──────── GIVEN RECORDS

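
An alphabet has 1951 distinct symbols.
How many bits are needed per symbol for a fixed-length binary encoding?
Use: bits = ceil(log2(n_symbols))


log2(1951) = 10.93
Bracket: 2^10 = 1024 < 1951 <= 2^11 = 2048
So ceil(log2(1951)) = 11

bits = ceil(log2(1951)) = ceil(10.93) = 11 bits


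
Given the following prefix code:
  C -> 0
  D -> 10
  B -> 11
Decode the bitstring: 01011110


Decoding step by step:
Bits 0 -> C
Bits 10 -> D
Bits 11 -> B
Bits 11 -> B
Bits 0 -> C


Decoded message: CDBBC


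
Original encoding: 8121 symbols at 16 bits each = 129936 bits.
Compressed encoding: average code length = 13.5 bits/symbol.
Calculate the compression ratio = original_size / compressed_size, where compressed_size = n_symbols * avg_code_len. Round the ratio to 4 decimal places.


original_size = n_symbols * orig_bits = 8121 * 16 = 129936 bits
compressed_size = n_symbols * avg_code_len = 8121 * 13.5 = 109633.5 bits
ratio = original_size / compressed_size = 129936 / 109633.5 = 1.1852

Compression ratio = 1.1852


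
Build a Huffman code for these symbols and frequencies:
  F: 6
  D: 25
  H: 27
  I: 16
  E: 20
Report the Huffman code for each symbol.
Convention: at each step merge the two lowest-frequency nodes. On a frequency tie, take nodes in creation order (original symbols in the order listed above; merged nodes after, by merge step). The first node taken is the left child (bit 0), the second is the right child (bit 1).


Huffman tree construction:
Step 1: Merge F(6) + I(16) = 22
Step 2: Merge E(20) + (F+I)(22) = 42
Step 3: Merge D(25) + H(27) = 52
Step 4: Merge (E+(F+I))(42) + (D+H)(52) = 94
Read each symbol's code off the tree from the root (left child = 0, right child = 1).

Codes:
  F: 010 (length 3)
  D: 10 (length 2)
  H: 11 (length 2)
  I: 011 (length 3)
  E: 00 (length 2)
Average code length: 210/94 = 2.2340 bits/symbol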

────────────────

TASK DETAILS - For this exercise, write out all of the data exactly.

ANSWER BELOW -
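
An alphabet has 1951 distinct symbols.
How many bits are needed per symbol for a fixed-length binary encoding?
Use: bits = ceil(log2(n_symbols))


log2(1951) = 10.93
Bracket: 2^10 = 1024 < 1951 <= 2^11 = 2048
So ceil(log2(1951)) = 11

bits = ceil(log2(1951)) = ceil(10.93) = 11 bits


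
Given the following prefix code:
  C -> 0
  D -> 10
  B -> 11
Decode the bitstring: 01011110


Decoding step by step:
Bits 0 -> C
Bits 10 -> D
Bits 11 -> B
Bits 11 -> B
Bits 0 -> C


Decoded message: CDBBC


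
Original encoding: 8121 symbols at 16 bits each = 129936 bits.
Compressed encoding: average code length = 13.5 bits/symbol.
Calculate the compression ratio = original_size / compressed_size, where compressed_size = n_symbols * avg_code_len. Round the ratio to 4 decimal places.


original_size = n_symbols * orig_bits = 8121 * 16 = 129936 bits
compressed_size = n_symbols * avg_code_len = 8121 * 13.5 = 109633.5 bits
ratio = original_size / compressed_size = 129936 / 109633.5 = 1.1852

Compression ratio = 1.1852


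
Build a Huffman code for these symbols and frequencies:
  F: 6
  D: 25
  H: 27
  I: 16
  E: 20
Report the Huffman code for each symbol.
Convention: at each step merge the two lowest-frequency nodes. On a frequency tie, take nodes in creation order (original symbols in the order listed above; merged nodes after, by merge step). The first node taken is the left child (bit 0), the second is the right child (bit 1).


Huffman tree construction:
Step 1: Merge F(6) + I(16) = 22
Step 2: Merge E(20) + (F+I)(22) = 42
Step 3: Merge D(25) + H(27) = 52
Step 4: Merge (E+(F+I))(42) + (D+H)(52) = 94
Read each symbol's code off the tree from the root (left child = 0, right child = 1).

Codes:
  F: 010 (length 3)
  D: 10 (length 2)
  H: 11 (length 2)
  I: 011 (length 3)
  E: 00 (length 2)
Average code length: 210/94 = 2.2340 bits/symbol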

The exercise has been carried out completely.